### Entries supplied
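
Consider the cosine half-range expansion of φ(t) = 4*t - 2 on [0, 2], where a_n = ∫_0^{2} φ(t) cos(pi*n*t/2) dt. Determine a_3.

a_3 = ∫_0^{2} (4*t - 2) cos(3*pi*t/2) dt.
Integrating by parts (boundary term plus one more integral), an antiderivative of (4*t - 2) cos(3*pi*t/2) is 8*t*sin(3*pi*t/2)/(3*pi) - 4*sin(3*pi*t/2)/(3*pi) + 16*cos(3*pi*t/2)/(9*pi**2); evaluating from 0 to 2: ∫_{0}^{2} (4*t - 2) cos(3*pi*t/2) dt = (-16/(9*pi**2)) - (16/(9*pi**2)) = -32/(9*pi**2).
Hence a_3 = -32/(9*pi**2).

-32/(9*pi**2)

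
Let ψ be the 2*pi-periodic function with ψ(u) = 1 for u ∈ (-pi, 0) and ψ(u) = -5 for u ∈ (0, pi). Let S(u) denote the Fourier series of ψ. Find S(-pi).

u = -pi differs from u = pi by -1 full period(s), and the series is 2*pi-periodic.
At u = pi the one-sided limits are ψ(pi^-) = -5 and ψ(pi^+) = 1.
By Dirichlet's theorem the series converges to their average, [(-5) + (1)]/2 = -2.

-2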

---

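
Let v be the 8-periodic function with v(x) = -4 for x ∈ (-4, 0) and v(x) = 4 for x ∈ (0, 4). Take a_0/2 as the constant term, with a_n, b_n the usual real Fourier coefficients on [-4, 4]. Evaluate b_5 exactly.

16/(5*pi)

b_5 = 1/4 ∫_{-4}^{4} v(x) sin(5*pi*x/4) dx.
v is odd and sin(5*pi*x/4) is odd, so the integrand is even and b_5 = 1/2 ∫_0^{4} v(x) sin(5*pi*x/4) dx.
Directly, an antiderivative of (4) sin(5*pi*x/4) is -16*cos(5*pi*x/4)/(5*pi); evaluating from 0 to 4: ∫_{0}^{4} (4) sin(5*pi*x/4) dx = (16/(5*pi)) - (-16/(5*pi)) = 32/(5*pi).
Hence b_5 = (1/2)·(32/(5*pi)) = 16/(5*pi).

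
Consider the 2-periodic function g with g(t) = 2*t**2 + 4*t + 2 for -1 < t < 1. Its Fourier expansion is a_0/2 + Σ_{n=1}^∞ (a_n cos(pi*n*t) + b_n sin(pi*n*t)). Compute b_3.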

...

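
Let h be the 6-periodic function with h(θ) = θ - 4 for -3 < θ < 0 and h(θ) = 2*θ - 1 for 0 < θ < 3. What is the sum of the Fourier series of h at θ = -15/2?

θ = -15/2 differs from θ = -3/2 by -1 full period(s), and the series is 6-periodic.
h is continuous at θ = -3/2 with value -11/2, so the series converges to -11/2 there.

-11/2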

### Task statement
Begin with the line above that has "Let v be the" and continue through the line that has "Consider the 2-periodic", setting each one down exactly. Stop there.

### Output for this task
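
Let v be the 8-periodic function with v(x) = -4 for x ∈ (-4, 0) and v(x) = 4 for x ∈ (0, 4). Take a_0/2 as the constant term, with a_n, b_n the usual real Fourier coefficients on [-4, 4]. Evaluate b_5 exactly.

16/(5*pi)

b_5 = 1/4 ∫_{-4}^{4} v(x) sin(5*pi*x/4) dx.
v is odd and sin(5*pi*x/4) is odd, so the integrand is even and b_5 = 1/2 ∫_0^{4} v(x) sin(5*pi*x/4) dx.
Directly, an antiderivative of (4) sin(5*pi*x/4) is -16*cos(5*pi*x/4)/(5*pi); evaluating from 0 to 4: ∫_{0}^{4} (4) sin(5*pi*x/4) dx = (16/(5*pi)) - (-16/(5*pi)) = 32/(5*pi).
Hence b_5 = (1/2)·(32/(5*pi)) = 16/(5*pi).

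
Consider the 2-periodic function g with g(t) = 2*t**2 + 4*t + 2 for -1 < t < 1. Its Fourier expansion is a_0/2 + Σ_{n=1}^∞ (a_n cos(pi*n*t) + b_n sin(pi*n*t)). Compute b_3.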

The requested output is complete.